[TASK REQUIREMENTS]:
The line bearing "Lines are numbered", together with all lines after it to the end of the material, should be repeated exactly; leave out everything else.

[SUPPLIED DATA]:
• • • •

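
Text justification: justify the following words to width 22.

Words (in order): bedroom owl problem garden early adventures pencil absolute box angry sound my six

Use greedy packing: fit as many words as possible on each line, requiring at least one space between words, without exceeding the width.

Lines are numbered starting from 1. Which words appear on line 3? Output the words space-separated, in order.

Line 1: ['bedroom', 'owl', 'problem'] (min_width=19, slack=3)
Line 2: ['garden', 'early'] (min_width=12, slack=10)
Line 3: ['adventures', 'pencil'] (min_width=17, slack=5)
Line 4: ['absolute', 'box', 'angry'] (min_width=18, slack=4)
Line 5: ['sound', 'my', 'six'] (min_width=12, slack=10)

Answer: adventures pencil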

• • • •

[ANSWER SECTION]:
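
Lines are numbered starting from 1. Which words appear on line 3? Output the words space-separated, in order.

Line 1: ['bedroom', 'owl', 'problem'] (min_width=19, slack=3)
Line 2: ['garden', 'early'] (min_width=12, slack=10)
Line 3: ['adventures', 'pencil'] (min_width=17, slack=5)
Line 4: ['absolute', 'box', 'angry'] (min_width=18, slack=4)
Line 5: ['sound', 'my', 'six'] (min_width=12, slack=10)

Answer: adventures pencil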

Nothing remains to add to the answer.